Supplied data:

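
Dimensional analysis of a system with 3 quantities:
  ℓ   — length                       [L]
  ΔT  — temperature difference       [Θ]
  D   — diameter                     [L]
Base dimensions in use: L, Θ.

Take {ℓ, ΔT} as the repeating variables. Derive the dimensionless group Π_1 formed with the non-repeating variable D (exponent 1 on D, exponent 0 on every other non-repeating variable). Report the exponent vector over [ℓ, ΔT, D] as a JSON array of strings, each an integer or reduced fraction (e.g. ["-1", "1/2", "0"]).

Dimensional matrix (L×Θ by ℓ×ΔT×D):
  L: [ 1  0  1]
  Θ: [ 0  1  0]
Row reduction gives pivot columns ℓ,ΔT; rank = 2
Repeat: ℓ,ΔT; free: D
RREF:
  r0: [   1    0    1]
  r1: [   0    1    0]
Fix exponent of D at 1; solve each RREF row for its pivot's exponent:
  r0: exp(ℓ) + (1)·1 = 0 ⇒ exp(ℓ) = -1
  r1: exp(ΔT) + (0)·1 = 0 ⇒ exp(ΔT) = 0
Π_1 = ℓ^-1 · D

["-1", "0", "1"]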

Your task: Would you set down, word for word, the lines from the opening of the entries above through the line with "Base dimensions in use: L, Θ.", both included, and no others?

Result for this task:
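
Dimensional analysis of a system with 3 quantities:
  ℓ   — length                       [L]
  ΔT  — temperature difference       [Θ]
  D   — diameter                     [L]
Base dimensions in use: L, Θ.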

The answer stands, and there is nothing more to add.